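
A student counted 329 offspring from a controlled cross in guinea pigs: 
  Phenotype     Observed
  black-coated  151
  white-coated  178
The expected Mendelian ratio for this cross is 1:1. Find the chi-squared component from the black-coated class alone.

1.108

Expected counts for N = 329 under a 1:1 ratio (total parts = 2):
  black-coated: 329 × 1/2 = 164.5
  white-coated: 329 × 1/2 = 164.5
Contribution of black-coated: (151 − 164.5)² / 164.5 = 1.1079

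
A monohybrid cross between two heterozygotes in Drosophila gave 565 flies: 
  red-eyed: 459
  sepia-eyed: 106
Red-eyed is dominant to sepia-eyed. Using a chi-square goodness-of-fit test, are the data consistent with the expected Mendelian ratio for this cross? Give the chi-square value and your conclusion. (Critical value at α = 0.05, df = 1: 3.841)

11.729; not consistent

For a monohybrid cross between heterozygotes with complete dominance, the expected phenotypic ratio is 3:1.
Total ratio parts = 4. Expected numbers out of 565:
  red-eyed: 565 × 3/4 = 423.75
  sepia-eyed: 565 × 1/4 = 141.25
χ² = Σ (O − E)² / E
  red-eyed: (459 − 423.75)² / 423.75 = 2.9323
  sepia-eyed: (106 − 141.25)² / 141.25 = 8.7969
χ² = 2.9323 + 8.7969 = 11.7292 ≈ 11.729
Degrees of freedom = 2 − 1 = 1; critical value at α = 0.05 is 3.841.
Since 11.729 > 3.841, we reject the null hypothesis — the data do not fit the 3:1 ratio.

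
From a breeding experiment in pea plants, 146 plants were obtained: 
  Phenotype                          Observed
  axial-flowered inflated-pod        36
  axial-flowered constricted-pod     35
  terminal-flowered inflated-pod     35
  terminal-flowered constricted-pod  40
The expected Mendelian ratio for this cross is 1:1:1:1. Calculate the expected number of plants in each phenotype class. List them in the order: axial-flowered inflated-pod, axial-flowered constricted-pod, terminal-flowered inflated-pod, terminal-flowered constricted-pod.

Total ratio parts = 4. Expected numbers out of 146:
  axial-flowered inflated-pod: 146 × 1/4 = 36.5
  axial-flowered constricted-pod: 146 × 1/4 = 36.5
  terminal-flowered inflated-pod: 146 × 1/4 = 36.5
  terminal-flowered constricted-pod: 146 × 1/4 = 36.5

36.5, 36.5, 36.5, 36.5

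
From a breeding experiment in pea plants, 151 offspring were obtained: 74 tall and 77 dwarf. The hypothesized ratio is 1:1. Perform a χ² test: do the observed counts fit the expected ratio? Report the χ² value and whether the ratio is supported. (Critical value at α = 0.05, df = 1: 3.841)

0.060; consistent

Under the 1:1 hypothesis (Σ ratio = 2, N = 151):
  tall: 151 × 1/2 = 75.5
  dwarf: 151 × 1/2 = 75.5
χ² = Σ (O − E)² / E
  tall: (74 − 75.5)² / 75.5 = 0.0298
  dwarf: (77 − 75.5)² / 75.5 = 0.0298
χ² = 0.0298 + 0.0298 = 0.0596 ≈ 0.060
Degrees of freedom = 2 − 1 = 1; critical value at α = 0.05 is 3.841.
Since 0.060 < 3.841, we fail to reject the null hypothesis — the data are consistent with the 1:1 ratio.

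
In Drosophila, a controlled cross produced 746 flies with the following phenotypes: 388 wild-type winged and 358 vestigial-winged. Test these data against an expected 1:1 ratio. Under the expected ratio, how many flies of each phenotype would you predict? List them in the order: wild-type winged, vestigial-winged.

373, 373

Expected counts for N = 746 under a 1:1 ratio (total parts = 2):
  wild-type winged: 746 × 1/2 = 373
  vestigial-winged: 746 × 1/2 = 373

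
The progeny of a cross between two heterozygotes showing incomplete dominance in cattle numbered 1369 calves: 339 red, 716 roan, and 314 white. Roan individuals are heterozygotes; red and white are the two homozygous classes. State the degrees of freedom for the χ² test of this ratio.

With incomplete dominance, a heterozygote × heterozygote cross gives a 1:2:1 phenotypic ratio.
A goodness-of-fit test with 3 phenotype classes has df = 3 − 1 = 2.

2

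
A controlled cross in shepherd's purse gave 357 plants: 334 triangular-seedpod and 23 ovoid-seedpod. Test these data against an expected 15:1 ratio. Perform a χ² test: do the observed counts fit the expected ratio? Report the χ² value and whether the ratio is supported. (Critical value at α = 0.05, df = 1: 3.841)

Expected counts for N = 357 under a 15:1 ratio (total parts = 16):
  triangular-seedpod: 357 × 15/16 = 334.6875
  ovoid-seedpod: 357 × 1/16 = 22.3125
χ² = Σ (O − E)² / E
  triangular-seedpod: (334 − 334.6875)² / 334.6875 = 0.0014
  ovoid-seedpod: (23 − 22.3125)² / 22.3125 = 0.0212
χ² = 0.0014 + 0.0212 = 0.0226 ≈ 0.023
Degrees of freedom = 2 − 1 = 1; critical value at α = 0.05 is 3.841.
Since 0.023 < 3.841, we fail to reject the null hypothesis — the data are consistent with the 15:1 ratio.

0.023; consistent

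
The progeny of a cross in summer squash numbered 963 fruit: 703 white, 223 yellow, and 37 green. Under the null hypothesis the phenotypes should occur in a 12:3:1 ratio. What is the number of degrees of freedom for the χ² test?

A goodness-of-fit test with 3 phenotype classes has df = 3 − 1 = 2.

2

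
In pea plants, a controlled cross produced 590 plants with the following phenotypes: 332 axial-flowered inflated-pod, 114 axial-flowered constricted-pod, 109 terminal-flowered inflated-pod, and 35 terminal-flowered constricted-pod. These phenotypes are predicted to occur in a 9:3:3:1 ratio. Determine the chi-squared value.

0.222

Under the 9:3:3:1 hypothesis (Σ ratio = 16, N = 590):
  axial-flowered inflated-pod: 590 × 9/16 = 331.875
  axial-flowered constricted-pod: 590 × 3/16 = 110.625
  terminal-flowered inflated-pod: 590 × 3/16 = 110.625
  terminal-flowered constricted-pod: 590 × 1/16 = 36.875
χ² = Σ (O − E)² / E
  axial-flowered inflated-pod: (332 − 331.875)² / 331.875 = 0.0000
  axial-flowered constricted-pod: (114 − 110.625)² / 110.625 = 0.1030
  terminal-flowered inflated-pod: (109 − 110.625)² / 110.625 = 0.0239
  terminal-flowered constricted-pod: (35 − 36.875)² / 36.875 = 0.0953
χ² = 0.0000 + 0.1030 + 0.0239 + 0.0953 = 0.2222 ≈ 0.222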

·····

» ASSIGNMENT: Repeat the material exactly, please, so that each line matches its source.

» WRITTEN RESPONSE:
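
A student counted 329 offspring from a controlled cross in guinea pigs: 
  Phenotype     Observed
  black-coated  151
  white-coated  178
The expected Mendelian ratio for this cross is 1:1. Find the chi-squared component from the black-coated class alone.

1.108

Expected counts for N = 329 under a 1:1 ratio (total parts = 2):
  black-coated: 329 × 1/2 = 164.5
  white-coated: 329 × 1/2 = 164.5
Contribution of black-coated: (151 − 164.5)² / 164.5 = 1.1079

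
A monohybrid cross between two heterozygotes in Drosophila gave 565 flies: 
  red-eyed: 459
  sepia-eyed: 106
Red-eyed is dominant to sepia-eyed. Using a chi-square goodness-of-fit test, are the data consistent with the expected Mendelian ratio for this cross? Give the chi-square value and your conclusion. (Critical value at α = 0.05, df = 1: 3.841)

11.729; not consistent

For a monohybrid cross between heterozygotes with complete dominance, the expected phenotypic ratio is 3:1.
Total ratio parts = 4. Expected numbers out of 565:
  red-eyed: 565 × 3/4 = 423.75
  sepia-eyed: 565 × 1/4 = 141.25
χ² = Σ (O − E)² / E
  red-eyed: (459 − 423.75)² / 423.75 = 2.9323
  sepia-eyed: (106 − 141.25)² / 141.25 = 8.7969
χ² = 2.9323 + 8.7969 = 11.7292 ≈ 11.729
Degrees of freedom = 2 − 1 = 1; critical value at α = 0.05 is 3.841.
Since 11.729 > 3.841, we reject the null hypothesis — the data do not fit the 3:1 ratio.

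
From a breeding experiment in pea plants, 146 plants were obtained: 
  Phenotype                          Observed
  axial-flowered inflated-pod        36
  axial-flowered constricted-pod     35
  terminal-flowered inflated-pod     35
  terminal-flowered constricted-pod  40
The expected Mendelian ratio for this cross is 1:1:1:1. Calculate the expected number of plants in each phenotype class. List them in the order: axial-flowered inflated-pod, axial-flowered constricted-pod, terminal-flowered inflated-pod, terminal-flowered constricted-pod.

Total ratio parts = 4. Expected numbers out of 146:
  axial-flowered inflated-pod: 146 × 1/4 = 36.5
  axial-flowered constricted-pod: 146 × 1/4 = 36.5
  terminal-flowered inflated-pod: 146 × 1/4 = 36.5
  terminal-flowered constricted-pod: 146 × 1/4 = 36.5

36.5, 36.5, 36.5, 36.5

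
From a breeding experiment in pea plants, 151 offspring were obtained: 74 tall and 77 dwarf. The hypothesized ratio is 1:1. Perform a χ² test: do the observed counts fit the expected ratio? Report the χ² value and whether the ratio is supported. (Critical value at α = 0.05, df = 1: 3.841)

0.060; consistent

Under the 1:1 hypothesis (Σ ratio = 2, N = 151):
  tall: 151 × 1/2 = 75.5
  dwarf: 151 × 1/2 = 75.5
χ² = Σ (O − E)² / E
  tall: (74 − 75.5)² / 75.5 = 0.0298
  dwarf: (77 − 75.5)² / 75.5 = 0.0298
χ² = 0.0298 + 0.0298 = 0.0596 ≈ 0.060
Degrees of freedom = 2 − 1 = 1; critical value at α = 0.05 is 3.841.
Since 0.060 < 3.841, we fail to reject the null hypothesis — the data are consistent with the 1:1 ratio.

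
In Drosophila, a controlled cross produced 746 flies with the following phenotypes: 388 wild-type winged and 358 vestigial-winged. Test these data against an expected 1:1 ratio. Under the expected ratio, how many flies of each phenotype would you predict? List them in the order: wild-type winged, vestigial-winged.

373, 373

Expected counts for N = 746 under a 1:1 ratio (total parts = 2):
  wild-type winged: 746 × 1/2 = 373
  vestigial-winged: 746 × 1/2 = 373

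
The progeny of a cross between two heterozygotes showing incomplete dominance in cattle numbered 1369 calves: 339 red, 716 roan, and 314 white. Roan individuals are heterozygotes; red and white are the two homozygous classes. State the degrees of freedom for the χ² test of this ratio.

With incomplete dominance, a heterozygote × heterozygote cross gives a 1:2:1 phenotypic ratio.
A goodness-of-fit test with 3 phenotype classes has df = 3 − 1 = 2.

2

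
A controlled cross in shepherd's purse gave 357 plants: 334 triangular-seedpod and 23 ovoid-seedpod. Test these data against an expected 15:1 ratio. Perform a χ² test: do the observed counts fit the expected ratio? Report the χ² value and whether the ratio is supported. (Critical value at α = 0.05, df = 1: 3.841)

Expected counts for N = 357 under a 15:1 ratio (total parts = 16):
  triangular-seedpod: 357 × 15/16 = 334.6875
  ovoid-seedpod: 357 × 1/16 = 22.3125
χ² = Σ (O − E)² / E
  triangular-seedpod: (334 − 334.6875)² / 334.6875 = 0.0014
  ovoid-seedpod: (23 − 22.3125)² / 22.3125 = 0.0212
χ² = 0.0014 + 0.0212 = 0.0226 ≈ 0.023
Degrees of freedom = 2 − 1 = 1; critical value at α = 0.05 is 3.841.
Since 0.023 < 3.841, we fail to reject the null hypothesis — the data are consistent with the 15:1 ratio.

0.023; consistent

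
The progeny of a cross in summer squash numbered 963 fruit: 703 white, 223 yellow, and 37 green. Under the null hypothesis the phenotypes should occur in a 12:3:1 ratio. What is the number of degrees of freedom for the χ² test?

A goodness-of-fit test with 3 phenotype classes has df = 3 − 1 = 2.

2

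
In pea plants, a controlled cross produced 590 plants with the following phenotypes: 332 axial-flowered inflated-pod, 114 axial-flowered constricted-pod, 109 terminal-flowered inflated-pod, and 35 terminal-flowered constricted-pod. These phenotypes are predicted to occur in a 9:3:3:1 ratio. Determine the chi-squared value.

0.222

Under the 9:3:3:1 hypothesis (Σ ratio = 16, N = 590):
  axial-flowered inflated-pod: 590 × 9/16 = 331.875
  axial-flowered constricted-pod: 590 × 3/16 = 110.625
  terminal-flowered inflated-pod: 590 × 3/16 = 110.625
  terminal-flowered constricted-pod: 590 × 1/16 = 36.875
χ² = Σ (O − E)² / E
  axial-flowered inflated-pod: (332 − 331.875)² / 331.875 = 0.0000
  axial-flowered constricted-pod: (114 − 110.625)² / 110.625 = 0.1030
  terminal-flowered inflated-pod: (109 − 110.625)² / 110.625 = 0.0239
  terminal-flowered constricted-pod: (35 − 36.875)² / 36.875 = 0.0953
χ² = 0.0000 + 0.1030 + 0.0239 + 0.0953 = 0.2222 ≈ 0.222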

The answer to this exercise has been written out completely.